• Work item:
Set down, please, without alteration, the lines of the entries below from the first through the one containing "Fit a fillet".

Start of Data shown

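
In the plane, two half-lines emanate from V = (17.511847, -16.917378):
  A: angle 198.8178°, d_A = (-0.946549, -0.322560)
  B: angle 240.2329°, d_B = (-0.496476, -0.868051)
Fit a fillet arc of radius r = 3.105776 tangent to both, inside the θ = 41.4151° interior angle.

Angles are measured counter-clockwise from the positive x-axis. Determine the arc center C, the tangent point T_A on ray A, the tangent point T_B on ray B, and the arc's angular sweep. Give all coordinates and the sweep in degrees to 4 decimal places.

bisector direction at 219.5254° = (-0.771343,-0.636420)
center distance |VC| = r/sin(θ/2) = 3.105776/sin(20.7076°) = 8.783350
C = V + |VC|·bis = (10.7369,-22.5073)
T_A = V + ((C−V)·d_A)·d_A = V + 8.2159·d_A = (9.7351,-19.5675)
T_B = V + ((C−V)·d_B)·d_B = V + 8.2159·d_B = (13.4328,-24.0492)
sweep = 180° − θ = 138.5849°

center=(10.7369,-22.5073) T_A=(9.7351,-19.5675) T_B=(13.4328,-24.0492) sweep=138.5849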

End of Data shown

• Answer to the exercise:
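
In the plane, two half-lines emanate from V = (17.511847, -16.917378):
  A: angle 198.8178°, d_A = (-0.946549, -0.322560)
  B: angle 240.2329°, d_B = (-0.496476, -0.868051)
Fit a fillet arc of radius r = 3.105776 tangent to both, inside the θ = 41.4151° interior angle.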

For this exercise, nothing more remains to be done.